Provided records:

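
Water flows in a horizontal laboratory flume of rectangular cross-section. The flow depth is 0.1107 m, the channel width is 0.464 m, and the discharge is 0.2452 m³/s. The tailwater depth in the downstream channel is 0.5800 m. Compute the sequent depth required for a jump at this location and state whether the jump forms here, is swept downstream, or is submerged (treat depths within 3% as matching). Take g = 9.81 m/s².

q = Q/b = 0.2452/0.464 = 0.5284 m²/s; V₁ = q/y₁ = 4.774 m/s. Fr₁ = V₁/√(g·y₁) = 4.581.
Conjugate-depth relation: y₂/y₁ = ½[√(1 + 8Fr₁²) − 1] = ½[√168.87 − 1] = 5.998.
y₂ = 5.998 × 0.1107 = 0.6639 m.
Tailwater y_tw = 0.5800 m: y_tw < y₂, so the jump is swept downstream.

y₂ = 0.6639 m; the jump is swept downstream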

Required work: Take the records above and copy them out exactly.

Result of the task:
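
Water flows in a horizontal laboratory flume of rectangular cross-section. The flow depth is 0.1107 m, the channel width is 0.464 m, and the discharge is 0.2452 m³/s. The tailwater depth in the downstream channel is 0.5800 m. Compute the sequent depth required for a jump at this location and state whether the jump forms here, is swept downstream, or is submerged (treat depths within 3% as matching). Take g = 9.81 m/s².

q = Q/b = 0.2452/0.464 = 0.5284 m²/s; V₁ = q/y₁ = 4.774 m/s. Fr₁ = V₁/√(g·y₁) = 4.581.
Conjugate-depth relation: y₂/y₁ = ½[√(1 + 8Fr₁²) − 1] = ½[√168.87 − 1] = 5.998.
y₂ = 5.998 × 0.1107 = 0.6639 m.
Tailwater y_tw = 0.5800 m: y_tw < y₂, so the jump is swept downstream.

y₂ = 0.6639 m; the jump is swept downstream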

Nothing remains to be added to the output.